[Dataset entries]

★ ★ ★

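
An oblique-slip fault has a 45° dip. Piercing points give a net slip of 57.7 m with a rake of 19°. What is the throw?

13.3 m

dip-slip = net slip × sin(rake) = 57.7 m × sin(19°) = 18.79 m
throw = dip-slip × sin(dip) = 18.79 × sin(45°) = 13.3 m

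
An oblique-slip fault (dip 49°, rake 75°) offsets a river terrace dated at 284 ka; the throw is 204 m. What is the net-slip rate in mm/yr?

dip-slip = throw / sin(dip) = 204 / sin(49°) = 270.3 m
net slip = dip-slip / sin(rake) = 270.3 / sin(75°) = 279.8 m
rate = 279.8 m / 284 ka = 0.000985 m/yr = 0.985 mm/yr

0.985 mm/yr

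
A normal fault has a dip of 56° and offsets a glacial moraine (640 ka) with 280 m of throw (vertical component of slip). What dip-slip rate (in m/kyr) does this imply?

0.528 m/kyr

dip-slip = throw / sin(dip) = 280 m / sin(56°) = 337.7 m
rate = 337.7 m / 640 ka = 0.000528 m/yr = 0.528 m/kyr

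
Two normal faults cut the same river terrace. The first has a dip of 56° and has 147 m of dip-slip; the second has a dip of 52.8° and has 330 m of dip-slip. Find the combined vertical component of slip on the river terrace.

385 m

throw_A = 147 × sin(56°) = 121.9 m
throw_B = 330 × sin(52.8°) = 262.9 m
total = 121.9 + 262.9 = 385 m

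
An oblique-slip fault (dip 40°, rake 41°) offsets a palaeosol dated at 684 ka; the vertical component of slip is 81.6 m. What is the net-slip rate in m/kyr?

0.283 m/kyr

dip-slip = throw / sin(dip) = 81.6 / sin(40°) = 126.9 m
net slip = dip-slip / sin(rake) = 126.9 / sin(41°) = 193.5 m
rate = 193.5 m / 684 ka = 0.000283 m/yr = 0.283 m/kyr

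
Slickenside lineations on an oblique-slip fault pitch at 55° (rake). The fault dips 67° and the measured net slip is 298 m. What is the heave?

95.4 m

dip-slip = net slip × sin(rake) = 298 m × sin(55°) = 244.1 m
heave = dip-slip × cos(dip) = 244.1 × cos(67°) = 95.4 m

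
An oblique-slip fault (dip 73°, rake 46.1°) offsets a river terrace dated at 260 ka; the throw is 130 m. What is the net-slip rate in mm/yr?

0.726 mm/yr

dip-slip = throw / sin(dip) = 130 / sin(73°) = 135.9 m
net slip = dip-slip / sin(rake) = 135.9 / sin(46.1°) = 188.7 m
rate = 188.7 m / 260 ka = 0.000726 m/yr = 0.726 mm/yr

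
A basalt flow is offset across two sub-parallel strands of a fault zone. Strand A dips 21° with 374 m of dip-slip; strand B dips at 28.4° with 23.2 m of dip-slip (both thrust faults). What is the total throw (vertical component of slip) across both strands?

throw_A = 374 × sin(21°) = 134 m
throw_B = 23.2 × sin(28.4°) = 11.03 m
total = 134 + 11.03 = 145 m

145 m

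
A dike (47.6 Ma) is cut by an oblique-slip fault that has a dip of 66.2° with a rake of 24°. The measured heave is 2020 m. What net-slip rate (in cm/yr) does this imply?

dip-slip = heave / cos(dip) = 2020 / cos(66.2°) = 5006 m
net slip = dip-slip / sin(rake) = 5006 / sin(24°) = 12310 m
rate = 12310 m / 47.6 Ma = 0.000259 m/yr = 0.0259 cm/yr

0.0259 cm/yr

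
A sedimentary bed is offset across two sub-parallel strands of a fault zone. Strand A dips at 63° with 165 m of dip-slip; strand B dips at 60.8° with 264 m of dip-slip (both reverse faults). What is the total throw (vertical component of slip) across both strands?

377 m

throw_A = 165 × sin(63°) = 147 m
throw_B = 264 × sin(60.8°) = 230.5 m
total = 147 + 230.5 = 377 m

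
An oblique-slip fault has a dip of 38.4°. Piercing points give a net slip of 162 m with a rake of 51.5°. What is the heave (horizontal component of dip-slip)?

dip-slip = net slip × sin(rake) = 162 m × sin(51.5°) = 126.8 m
heave = dip-slip × cos(dip) = 126.8 × cos(38.4°) = 99.4 m

99.4 m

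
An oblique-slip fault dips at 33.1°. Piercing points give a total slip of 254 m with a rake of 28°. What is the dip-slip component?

119 m

dip-slip = net slip × sin(rake) = 254 m × sin(28°) = 119 m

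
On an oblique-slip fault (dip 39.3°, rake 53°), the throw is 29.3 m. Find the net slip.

57.9 m

dip-slip = throw / sin(dip) = 29.3 / sin(39.3°) = 46.26 m
net slip = dip-slip / sin(rake) = 46.26 / sin(53°) = 57.9 m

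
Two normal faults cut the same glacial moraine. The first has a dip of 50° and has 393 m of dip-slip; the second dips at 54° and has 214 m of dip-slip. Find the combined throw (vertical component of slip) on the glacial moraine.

474 m

throw_A = 393 × sin(50°) = 301.1 m
throw_B = 214 × sin(54°) = 173.1 m
total = 301.1 + 173.1 = 474 m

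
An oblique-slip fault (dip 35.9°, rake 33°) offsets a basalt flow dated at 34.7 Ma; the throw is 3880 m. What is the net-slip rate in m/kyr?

dip-slip = throw / sin(dip) = 3880 / sin(35.9°) = 6617 m
net slip = dip-slip / sin(rake) = 6617 / sin(33°) = 12150 m
rate = 12150 m / 34.7 Ma = 0.000350 m/yr = 0.350 m/kyr

0.350 m/kyr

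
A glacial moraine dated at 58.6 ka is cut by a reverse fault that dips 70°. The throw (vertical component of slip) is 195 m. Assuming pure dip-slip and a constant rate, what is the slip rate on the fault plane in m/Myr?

3540 m/Myr

dip-slip = throw / sin(dip) = 195 m / sin(70°) = 207.5 m
rate = 207.5 m / 58.6 ka = 0.00354 m/yr = 3540 m/Myr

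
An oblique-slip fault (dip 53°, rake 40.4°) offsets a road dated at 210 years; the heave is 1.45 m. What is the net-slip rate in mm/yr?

17.7 mm/yr

dip-slip = heave / cos(dip) = 1.45 / cos(53°) = 2.409 m
net slip = dip-slip / sin(rake) = 2.409 / sin(40.4°) = 3.717 m
rate = 3.717 m / 210 years = 0.0177 m/yr = 17.7 mm/yr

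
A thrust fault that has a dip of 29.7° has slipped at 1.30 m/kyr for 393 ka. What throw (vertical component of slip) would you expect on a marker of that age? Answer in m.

253 m

dip-slip = rate × time = 1.30 m/kyr × 393 ka = 510.9 m
throw = dip-slip × sin(dip) = 510.9 × sin(29.7°) = 253 m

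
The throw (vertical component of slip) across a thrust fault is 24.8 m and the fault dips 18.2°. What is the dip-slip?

dip-slip = throw / sin(dip) = 24.8 / sin(18.2°) = 79.4 m

79.4 m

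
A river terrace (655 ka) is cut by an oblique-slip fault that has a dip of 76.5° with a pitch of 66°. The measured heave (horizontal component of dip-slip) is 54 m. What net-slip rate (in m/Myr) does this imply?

387 m/Myr

dip-slip = heave / cos(dip) = 54 / cos(76.5°) = 231.3 m
net slip = dip-slip / sin(rake) = 231.3 / sin(66°) = 253.2 m
rate = 253.2 m / 655 ka = 0.000387 m/yr = 387 m/Myr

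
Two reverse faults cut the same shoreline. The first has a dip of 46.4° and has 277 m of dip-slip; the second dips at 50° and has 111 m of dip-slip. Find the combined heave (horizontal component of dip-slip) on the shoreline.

heave_A = 277 × cos(46.4°) = 191 m
heave_B = 111 × cos(50°) = 71.35 m
total = 191 + 71.35 = 262 m

262 m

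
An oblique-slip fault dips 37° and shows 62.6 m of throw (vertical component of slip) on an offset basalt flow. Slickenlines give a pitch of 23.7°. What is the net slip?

259 m

dip-slip = throw / sin(dip) = 62.6 / sin(37°) = 104 m
net slip = dip-slip / sin(rake) = 104 / sin(23.7°) = 259 m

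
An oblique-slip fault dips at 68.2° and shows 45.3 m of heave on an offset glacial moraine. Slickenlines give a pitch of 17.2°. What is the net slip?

413 m

dip-slip = heave / cos(dip) = 45.3 / cos(68.2°) = 122 m
net slip = dip-slip / sin(rake) = 122 / sin(17.2°) = 413 m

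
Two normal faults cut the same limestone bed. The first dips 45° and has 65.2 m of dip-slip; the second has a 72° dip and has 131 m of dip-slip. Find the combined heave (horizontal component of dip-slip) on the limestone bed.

86.6 m

heave_A = 65.2 × cos(45°) = 46.10 m
heave_B = 131 × cos(72°) = 40.48 m
total = 46.10 + 40.48 = 86.6 m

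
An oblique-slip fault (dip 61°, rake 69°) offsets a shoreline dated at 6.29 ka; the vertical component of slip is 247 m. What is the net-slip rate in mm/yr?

48.1 mm/yr

dip-slip = throw / sin(dip) = 247 / sin(61°) = 282.4 m
net slip = dip-slip / sin(rake) = 282.4 / sin(69°) = 302.5 m
rate = 302.5 m / 6.29 ka = 0.0481 m/yr = 48.1 mm/yr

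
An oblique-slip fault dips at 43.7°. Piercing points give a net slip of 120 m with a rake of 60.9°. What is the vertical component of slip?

dip-slip = net slip × sin(rake) = 120 m × sin(60.9°) = 104.9 m
throw = dip-slip × sin(dip) = 104.9 × sin(43.7°) = 72.4 m

72.4 m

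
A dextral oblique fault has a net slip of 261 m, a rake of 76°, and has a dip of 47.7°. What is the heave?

170 m

dip-slip = net slip × sin(rake) = 261 m × sin(76°) = 253.2 m
heave = dip-slip × cos(dip) = 253.2 × cos(47.7°) = 170 m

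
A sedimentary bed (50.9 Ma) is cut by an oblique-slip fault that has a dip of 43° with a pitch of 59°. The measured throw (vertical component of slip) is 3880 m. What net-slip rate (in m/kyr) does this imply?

dip-slip = throw / sin(dip) = 3880 / sin(43°) = 5689 m
net slip = dip-slip / sin(rake) = 5689 / sin(59°) = 6637 m
rate = 6637 m / 50.9 Ma = 0.000130 m/yr = 0.130 m/kyr

0.130 m/kyr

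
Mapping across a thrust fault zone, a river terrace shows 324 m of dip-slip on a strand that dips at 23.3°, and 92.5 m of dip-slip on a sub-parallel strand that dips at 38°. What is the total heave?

heave_A = 324 × cos(23.3°) = 297.6 m
heave_B = 92.5 × cos(38°) = 72.89 m
total = 297.6 + 72.89 = 370 m

370 m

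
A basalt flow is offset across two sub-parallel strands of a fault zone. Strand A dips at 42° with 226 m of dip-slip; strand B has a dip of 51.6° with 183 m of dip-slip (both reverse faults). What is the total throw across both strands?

throw_A = 226 × sin(42°) = 151.2 m
throw_B = 183 × sin(51.6°) = 143.4 m
total = 151.2 + 143.4 = 295 m

295 m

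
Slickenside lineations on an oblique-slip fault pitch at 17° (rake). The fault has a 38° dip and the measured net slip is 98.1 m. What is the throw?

dip-slip = net slip × sin(rake) = 98.1 m × sin(17°) = 28.68 m
throw = dip-slip × sin(dip) = 28.68 × sin(38°) = 17.7 m

17.7 m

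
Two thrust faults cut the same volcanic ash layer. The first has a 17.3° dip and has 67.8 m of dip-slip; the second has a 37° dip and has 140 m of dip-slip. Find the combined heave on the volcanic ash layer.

heave_A = 67.8 × cos(17.3°) = 64.73 m
heave_B = 140 × cos(37°) = 111.8 m
total = 64.73 + 111.8 = 177 m

177 m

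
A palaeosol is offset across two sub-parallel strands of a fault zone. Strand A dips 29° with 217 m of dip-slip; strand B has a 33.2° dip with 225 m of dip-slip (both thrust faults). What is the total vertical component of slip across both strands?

throw_A = 217 × sin(29°) = 105.2 m
throw_B = 225 × sin(33.2°) = 123.2 m
total = 105.2 + 123.2 = 228 m

228 m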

★ ★ ★

Exercise details
Which lines run from the one containing "Slickenside lineations on an oblique-slip fault pitch at 17°" to the end of the entries above? Quote exactly those, and only those.

Response area
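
Slickenside lineations on an oblique-slip fault pitch at 17° (rake). The fault has a 38° dip and the measured net slip is 98.1 m. What is the throw?

dip-slip = net slip × sin(rake) = 98.1 m × sin(17°) = 28.68 m
throw = dip-slip × sin(dip) = 28.68 × sin(38°) = 17.7 m

17.7 m

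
Two thrust faults cut the same volcanic ash layer. The first has a 17.3° dip and has 67.8 m of dip-slip; the second has a 37° dip and has 140 m of dip-slip. Find the combined heave on the volcanic ash layer.

heave_A = 67.8 × cos(17.3°) = 64.73 m
heave_B = 140 × cos(37°) = 111.8 m
total = 64.73 + 111.8 = 177 m

177 m

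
A palaeosol is offset across two sub-parallel strands of a fault zone. Strand A dips 29° with 217 m of dip-slip; strand B has a 33.2° dip with 225 m of dip-slip (both thrust faults). What is the total vertical component of slip across both strands?

throw_A = 217 × sin(29°) = 105.2 m
throw_B = 225 × sin(33.2°) = 123.2 m
total = 105.2 + 123.2 = 228 m

228 m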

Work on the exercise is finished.